Collected data entries
* * * *

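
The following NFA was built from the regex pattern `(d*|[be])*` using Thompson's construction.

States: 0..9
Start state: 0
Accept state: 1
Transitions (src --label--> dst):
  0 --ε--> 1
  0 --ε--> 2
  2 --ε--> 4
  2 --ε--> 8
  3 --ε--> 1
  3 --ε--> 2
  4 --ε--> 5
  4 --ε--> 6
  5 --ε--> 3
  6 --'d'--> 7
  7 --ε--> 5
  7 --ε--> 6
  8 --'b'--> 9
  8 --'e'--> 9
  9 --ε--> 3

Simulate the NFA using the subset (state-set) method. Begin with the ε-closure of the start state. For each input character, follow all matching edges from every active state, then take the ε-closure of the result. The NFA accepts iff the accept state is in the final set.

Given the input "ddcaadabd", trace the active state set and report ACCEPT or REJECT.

Answer: REJECT

Derivation:
initial (ε-close {0}): {0,1,2,3,4,5,6,8}
'd' @ 1: {1,2,3,4,5,6,7,8}  (accept∈set)
'd' @ 2: {1,2,3,4,5,6,7,8}  (accept∈set)
'c' @ 3: {}  — state set empty
rest 'aadabd' ignored (set empty)
after full input: {}  (accept=1 not in)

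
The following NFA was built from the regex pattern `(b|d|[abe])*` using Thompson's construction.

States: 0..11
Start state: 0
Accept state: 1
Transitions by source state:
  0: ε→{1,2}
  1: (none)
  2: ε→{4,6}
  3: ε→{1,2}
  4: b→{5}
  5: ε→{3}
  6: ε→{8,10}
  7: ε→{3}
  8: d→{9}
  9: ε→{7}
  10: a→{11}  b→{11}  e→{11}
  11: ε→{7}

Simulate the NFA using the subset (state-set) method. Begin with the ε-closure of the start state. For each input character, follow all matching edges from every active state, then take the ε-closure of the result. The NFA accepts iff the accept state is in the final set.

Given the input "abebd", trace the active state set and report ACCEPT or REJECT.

S₀ = ε-closure({0}) = {0,1,2,4,6,8,10}
'a' @ 1: {1,2,3,4,6,7,8,10,11}  [accepting]
'b' @ 2: {1,2,3,4,5,6,7,8,10,11}  [accepting]
'e' @ 3: {1,2,3,4,6,7,8,10,11}  [accepting]
'b' @ 4: {1,2,3,4,5,6,7,8,10,11}  [accepting]
'd' @ 5: {1,2,3,4,6,7,8,9,10}  [accepting]
after full input: {1,2,3,4,6,7,8,9,10}  (accept=1 in)

Answer: ACCEPT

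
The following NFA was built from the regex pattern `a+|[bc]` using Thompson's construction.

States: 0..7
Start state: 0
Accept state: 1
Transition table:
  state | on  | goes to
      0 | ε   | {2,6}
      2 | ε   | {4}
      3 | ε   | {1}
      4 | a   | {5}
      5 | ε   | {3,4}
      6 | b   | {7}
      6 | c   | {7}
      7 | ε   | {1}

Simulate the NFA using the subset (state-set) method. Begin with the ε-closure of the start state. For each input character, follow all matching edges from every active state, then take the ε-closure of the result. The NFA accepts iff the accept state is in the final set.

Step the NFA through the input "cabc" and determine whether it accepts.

Answer: REJECT

Trace:
S₀ = ε-closure({0}) = {0,2,4,6}
'c' @ 1: {1,7}  (accept∈set)
'a' @ 2: {}  — state set empty
rest 'bc' ignored (set empty)
final: {}; accept 1 not in set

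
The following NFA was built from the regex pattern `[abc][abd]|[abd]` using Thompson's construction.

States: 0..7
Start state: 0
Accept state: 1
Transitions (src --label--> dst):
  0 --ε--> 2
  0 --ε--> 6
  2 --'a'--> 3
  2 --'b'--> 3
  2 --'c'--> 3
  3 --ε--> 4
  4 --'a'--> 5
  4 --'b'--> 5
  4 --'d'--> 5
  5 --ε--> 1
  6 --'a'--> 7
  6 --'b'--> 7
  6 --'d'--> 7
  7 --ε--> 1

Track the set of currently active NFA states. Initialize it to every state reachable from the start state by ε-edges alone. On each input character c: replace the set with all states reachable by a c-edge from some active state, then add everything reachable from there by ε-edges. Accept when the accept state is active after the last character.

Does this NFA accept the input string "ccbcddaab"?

Answer: REJECT

Derivation:
S₀ = ε-closure({0}) = {0,2,6}
'c' @ 1: {3,4}
'c' @ 2: {}  — no active states
rest 'bcddaab' ignored (set empty)
final: {}; accept 1 not in set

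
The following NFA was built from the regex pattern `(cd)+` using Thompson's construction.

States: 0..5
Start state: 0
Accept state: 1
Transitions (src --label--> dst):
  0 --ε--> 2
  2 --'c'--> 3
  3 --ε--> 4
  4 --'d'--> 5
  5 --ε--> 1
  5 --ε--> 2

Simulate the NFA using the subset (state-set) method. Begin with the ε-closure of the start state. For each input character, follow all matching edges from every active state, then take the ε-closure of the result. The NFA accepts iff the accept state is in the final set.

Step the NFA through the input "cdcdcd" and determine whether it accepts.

Answer: ACCEPT

Trace:
S₀ = ε-closure({0}) = {0,2}
'c' @ 1: {3,4}
'd' @ 2: {1,2,5}  [accepting]
'c' @ 3: {3,4}
'd' @ 4: {1,2,5}  [accepting]
'c' @ 5: {3,4}
'd' @ 6: {1,2,5}  [accepting]
after full input: {1,2,5}  (accept=1 in)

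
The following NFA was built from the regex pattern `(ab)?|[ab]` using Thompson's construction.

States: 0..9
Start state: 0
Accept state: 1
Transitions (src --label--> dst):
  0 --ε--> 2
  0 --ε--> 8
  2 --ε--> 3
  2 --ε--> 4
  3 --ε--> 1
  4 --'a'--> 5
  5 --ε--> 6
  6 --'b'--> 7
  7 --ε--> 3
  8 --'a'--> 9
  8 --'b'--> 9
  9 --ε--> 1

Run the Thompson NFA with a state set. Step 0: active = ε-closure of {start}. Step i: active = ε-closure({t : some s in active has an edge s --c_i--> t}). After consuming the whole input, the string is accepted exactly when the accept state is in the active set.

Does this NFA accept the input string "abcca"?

Answer: REJECT

Steps:
S₀ = ε-closure({0}) = {0,1,2,3,4,8}
'a' @ 1: {1,5,6,9}  [accepting]
'b' @ 2: {1,3,7}  [accepting]
'c' @ 3: {}  — state set empty
rest 'ca' ignored (set empty)
end set {} — state 1 not in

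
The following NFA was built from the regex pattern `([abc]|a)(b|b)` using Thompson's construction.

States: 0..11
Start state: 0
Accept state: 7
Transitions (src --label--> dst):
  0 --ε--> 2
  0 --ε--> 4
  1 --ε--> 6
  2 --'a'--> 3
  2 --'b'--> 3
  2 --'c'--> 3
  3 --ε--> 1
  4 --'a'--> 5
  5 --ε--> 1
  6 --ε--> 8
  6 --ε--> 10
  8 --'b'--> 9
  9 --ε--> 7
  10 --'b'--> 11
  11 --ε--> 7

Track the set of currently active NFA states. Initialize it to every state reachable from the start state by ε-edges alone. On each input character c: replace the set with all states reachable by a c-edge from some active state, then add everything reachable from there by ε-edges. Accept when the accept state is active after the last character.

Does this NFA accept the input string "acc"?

S₀ = ε-closure({0}) = {0,2,4}
'a' @ 1: {1,3,5,6,8,10}
'c' @ 2: {}  — state set empty
rest 'c' ignored (set empty)
after full input: {}  (accept=7 not in)

Answer: REJECT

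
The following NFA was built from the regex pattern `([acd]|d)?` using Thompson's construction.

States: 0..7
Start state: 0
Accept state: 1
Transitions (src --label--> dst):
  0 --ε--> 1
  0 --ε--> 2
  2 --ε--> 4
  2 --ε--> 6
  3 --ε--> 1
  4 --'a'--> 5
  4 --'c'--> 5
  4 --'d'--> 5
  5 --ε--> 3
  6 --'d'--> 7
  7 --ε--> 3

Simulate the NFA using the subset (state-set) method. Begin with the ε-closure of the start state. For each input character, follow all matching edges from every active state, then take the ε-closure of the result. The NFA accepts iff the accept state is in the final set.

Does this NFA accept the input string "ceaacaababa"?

S₀ = ε-closure({0}) = {0,1,2,4,6}
'c' @ 1: {1,3,5}  (accept∈set)
'e' @ 2: {}  — no active states
rest 'aacaababa' ignored (set empty)
after full input: {}  (accept=1 not in)

Answer: REJECT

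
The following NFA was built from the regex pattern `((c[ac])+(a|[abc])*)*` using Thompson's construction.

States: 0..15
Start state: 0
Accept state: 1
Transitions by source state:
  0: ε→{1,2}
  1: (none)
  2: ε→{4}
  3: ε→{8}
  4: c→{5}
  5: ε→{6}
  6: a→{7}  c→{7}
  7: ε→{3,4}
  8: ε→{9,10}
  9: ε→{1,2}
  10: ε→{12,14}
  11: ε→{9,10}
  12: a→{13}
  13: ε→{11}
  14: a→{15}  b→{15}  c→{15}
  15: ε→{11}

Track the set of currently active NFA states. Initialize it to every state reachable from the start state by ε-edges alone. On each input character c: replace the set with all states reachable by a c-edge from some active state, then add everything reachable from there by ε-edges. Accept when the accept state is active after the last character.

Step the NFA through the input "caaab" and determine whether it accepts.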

* * * *

What is expected: From the line holding "States: 0..15" down to the final line above, quote every line exactly and only those lines.

Written answer:
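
States: 0..15
Start state: 0
Accept state: 1
Transitions by source state:
  0: ε→{1,2}
  1: (none)
  2: ε→{4}
  3: ε→{8}
  4: c→{5}
  5: ε→{6}
  6: a→{7}  c→{7}
  7: ε→{3,4}
  8: ε→{9,10}
  9: ε→{1,2}
  10: ε→{12,14}
  11: ε→{9,10}
  12: a→{13}
  13: ε→{11}
  14: a→{15}  b→{15}  c→{15}
  15: ε→{11}

Track the set of currently active NFA states. Initialize it to every state reachable from the start state by ε-edges alone. On each input character c: replace the set with all states reachable by a c-edge from some active state, then add everything reachable from there by ε-edges. Accept when the accept state is active after the last character.

Step the NFA through the input "caaab" and determine whether it accepts.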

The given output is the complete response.